* _Task details_: Each record below has to be printed verbatim.

* _Given data_:

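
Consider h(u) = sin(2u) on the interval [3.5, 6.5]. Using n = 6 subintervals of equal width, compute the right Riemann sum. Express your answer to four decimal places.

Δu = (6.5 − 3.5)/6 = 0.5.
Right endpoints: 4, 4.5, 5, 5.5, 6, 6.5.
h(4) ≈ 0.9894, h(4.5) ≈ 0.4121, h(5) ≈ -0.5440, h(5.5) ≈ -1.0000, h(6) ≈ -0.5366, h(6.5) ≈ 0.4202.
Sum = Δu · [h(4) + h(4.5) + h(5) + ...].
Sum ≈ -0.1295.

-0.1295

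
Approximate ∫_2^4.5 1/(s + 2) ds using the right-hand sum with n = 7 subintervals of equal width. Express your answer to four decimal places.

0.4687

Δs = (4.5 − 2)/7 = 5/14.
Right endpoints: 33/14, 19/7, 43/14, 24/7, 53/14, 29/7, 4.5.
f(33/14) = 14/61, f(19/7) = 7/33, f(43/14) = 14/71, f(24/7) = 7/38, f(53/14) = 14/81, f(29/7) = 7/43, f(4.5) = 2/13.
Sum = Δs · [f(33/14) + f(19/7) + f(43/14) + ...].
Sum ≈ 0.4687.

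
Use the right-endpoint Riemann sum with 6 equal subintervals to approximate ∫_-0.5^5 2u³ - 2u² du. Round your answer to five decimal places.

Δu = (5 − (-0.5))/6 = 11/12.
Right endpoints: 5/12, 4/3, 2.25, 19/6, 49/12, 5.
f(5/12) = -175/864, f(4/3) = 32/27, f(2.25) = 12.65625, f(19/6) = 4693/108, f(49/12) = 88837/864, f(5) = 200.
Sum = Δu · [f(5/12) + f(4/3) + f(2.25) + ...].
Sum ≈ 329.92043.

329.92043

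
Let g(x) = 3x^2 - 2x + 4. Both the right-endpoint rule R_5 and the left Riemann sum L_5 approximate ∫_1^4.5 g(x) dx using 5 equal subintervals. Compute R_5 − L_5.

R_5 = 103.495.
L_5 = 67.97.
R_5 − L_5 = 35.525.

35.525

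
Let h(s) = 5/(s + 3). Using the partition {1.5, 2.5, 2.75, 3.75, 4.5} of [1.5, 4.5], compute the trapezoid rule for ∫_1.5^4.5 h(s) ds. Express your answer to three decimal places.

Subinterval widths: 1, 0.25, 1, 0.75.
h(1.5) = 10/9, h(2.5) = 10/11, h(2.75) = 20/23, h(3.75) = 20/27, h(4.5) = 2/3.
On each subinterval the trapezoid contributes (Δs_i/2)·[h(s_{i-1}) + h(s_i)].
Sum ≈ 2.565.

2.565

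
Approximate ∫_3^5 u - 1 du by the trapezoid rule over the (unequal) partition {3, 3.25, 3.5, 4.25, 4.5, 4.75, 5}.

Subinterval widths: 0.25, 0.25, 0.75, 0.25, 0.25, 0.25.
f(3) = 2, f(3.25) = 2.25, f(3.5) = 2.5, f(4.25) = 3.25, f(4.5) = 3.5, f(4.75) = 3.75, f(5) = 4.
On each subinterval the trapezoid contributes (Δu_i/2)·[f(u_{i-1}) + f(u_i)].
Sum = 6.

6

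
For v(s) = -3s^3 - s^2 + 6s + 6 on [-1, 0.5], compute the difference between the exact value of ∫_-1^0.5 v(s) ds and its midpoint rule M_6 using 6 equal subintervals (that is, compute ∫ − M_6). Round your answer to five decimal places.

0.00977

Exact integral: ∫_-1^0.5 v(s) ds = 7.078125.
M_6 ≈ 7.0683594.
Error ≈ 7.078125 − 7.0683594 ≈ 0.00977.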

* _Written solution_:
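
Consider h(u) = sin(2u) on the interval [3.5, 6.5]. Using n = 6 subintervals of equal width, compute the right Riemann sum. Express your answer to four decimal places.

Δu = (6.5 − 3.5)/6 = 0.5.
Right endpoints: 4, 4.5, 5, 5.5, 6, 6.5.
h(4) ≈ 0.9894, h(4.5) ≈ 0.4121, h(5) ≈ -0.5440, h(5.5) ≈ -1.0000, h(6) ≈ -0.5366, h(6.5) ≈ 0.4202.
Sum = Δu · [h(4) + h(4.5) + h(5) + ...].
Sum ≈ -0.1295.

-0.1295

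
Approximate ∫_2^4.5 1/(s + 2) ds using the right-hand sum with n = 7 subintervals of equal width. Express your answer to four decimal places.

0.4687

Δs = (4.5 − 2)/7 = 5/14.
Right endpoints: 33/14, 19/7, 43/14, 24/7, 53/14, 29/7, 4.5.
f(33/14) = 14/61, f(19/7) = 7/33, f(43/14) = 14/71, f(24/7) = 7/38, f(53/14) = 14/81, f(29/7) = 7/43, f(4.5) = 2/13.
Sum = Δs · [f(33/14) + f(19/7) + f(43/14) + ...].
Sum ≈ 0.4687.

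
Use the right-endpoint Riemann sum with 6 equal subintervals to approximate ∫_-0.5^5 2u³ - 2u² du. Round your answer to five decimal places.

Δu = (5 − (-0.5))/6 = 11/12.
Right endpoints: 5/12, 4/3, 2.25, 19/6, 49/12, 5.
f(5/12) = -175/864, f(4/3) = 32/27, f(2.25) = 12.65625, f(19/6) = 4693/108, f(49/12) = 88837/864, f(5) = 200.
Sum = Δu · [f(5/12) + f(4/3) + f(2.25) + ...].
Sum ≈ 329.92043.

329.92043

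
Let g(x) = 3x^2 - 2x + 4. Both the right-endpoint rule R_5 and the left Riemann sum L_5 approximate ∫_1^4.5 g(x) dx using 5 equal subintervals. Compute R_5 − L_5.

R_5 = 103.495.
L_5 = 67.97.
R_5 − L_5 = 35.525.

35.525

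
Let h(s) = 5/(s + 3). Using the partition {1.5, 2.5, 2.75, 3.75, 4.5} of [1.5, 4.5], compute the trapezoid rule for ∫_1.5^4.5 h(s) ds. Express your answer to three decimal places.

Subinterval widths: 1, 0.25, 1, 0.75.
h(1.5) = 10/9, h(2.5) = 10/11, h(2.75) = 20/23, h(3.75) = 20/27, h(4.5) = 2/3.
On each subinterval the trapezoid contributes (Δs_i/2)·[h(s_{i-1}) + h(s_i)].
Sum ≈ 2.565.

2.565

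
Approximate ∫_3^5 u - 1 du by the trapezoid rule over the (unequal) partition {3, 3.25, 3.5, 4.25, 4.5, 4.75, 5}.

Subinterval widths: 0.25, 0.25, 0.75, 0.25, 0.25, 0.25.
f(3) = 2, f(3.25) = 2.25, f(3.5) = 2.5, f(4.25) = 3.25, f(4.5) = 3.5, f(4.75) = 3.75, f(5) = 4.
On each subinterval the trapezoid contributes (Δu_i/2)·[f(u_{i-1}) + f(u_i)].
Sum = 6.

6

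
For v(s) = -3s^3 - s^2 + 6s + 6 on [-1, 0.5], compute the difference between the exact value of ∫_-1^0.5 v(s) ds and its midpoint rule M_6 using 6 equal subintervals (that is, compute ∫ − M_6). Round your answer to five decimal places.

0.00977

Exact integral: ∫_-1^0.5 v(s) ds = 7.078125.
M_6 ≈ 7.0683594.
Error ≈ 7.078125 − 7.0683594 ≈ 0.00977.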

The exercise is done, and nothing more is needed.